If a line of the records contains the word "cube", list it.

(Data shown begins)

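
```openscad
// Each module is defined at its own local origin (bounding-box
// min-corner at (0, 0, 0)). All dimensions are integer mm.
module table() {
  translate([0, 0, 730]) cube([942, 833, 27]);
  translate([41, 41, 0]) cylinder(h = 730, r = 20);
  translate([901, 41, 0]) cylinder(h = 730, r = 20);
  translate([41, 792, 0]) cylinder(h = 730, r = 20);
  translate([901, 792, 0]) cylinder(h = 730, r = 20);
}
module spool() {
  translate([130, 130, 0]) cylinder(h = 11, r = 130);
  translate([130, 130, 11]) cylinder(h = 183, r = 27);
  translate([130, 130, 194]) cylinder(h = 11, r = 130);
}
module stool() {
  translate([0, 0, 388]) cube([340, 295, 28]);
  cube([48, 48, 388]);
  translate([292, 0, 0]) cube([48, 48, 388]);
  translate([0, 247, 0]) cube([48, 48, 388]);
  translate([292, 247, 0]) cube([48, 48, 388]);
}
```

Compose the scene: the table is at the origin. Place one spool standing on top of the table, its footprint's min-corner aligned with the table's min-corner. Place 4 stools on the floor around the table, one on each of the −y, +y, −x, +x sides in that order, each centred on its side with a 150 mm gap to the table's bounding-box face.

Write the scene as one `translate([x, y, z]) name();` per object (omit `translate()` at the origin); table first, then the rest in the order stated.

table();
translate([0, 0, 757]) spool();
translate([301, -445, 0]) stool();
translate([301, 983, 0]) stool();
translate([-490, 269, 0]) stool();
translate([1092, 269, 0]) stool();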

(Data shown ends)

[Written solution]:
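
  translate([0, 0, 730]) cube([942, 833, 27]);
  translate([0, 0, 388]) cube([340, 295, 28]);
  cube([48, 48, 388]);
  translate([292, 0, 0]) cube([48, 48, 388]);
  translate([0, 247, 0]) cube([48, 48, 388]);
  translate([292, 247, 0]) cube([48, 48, 388]);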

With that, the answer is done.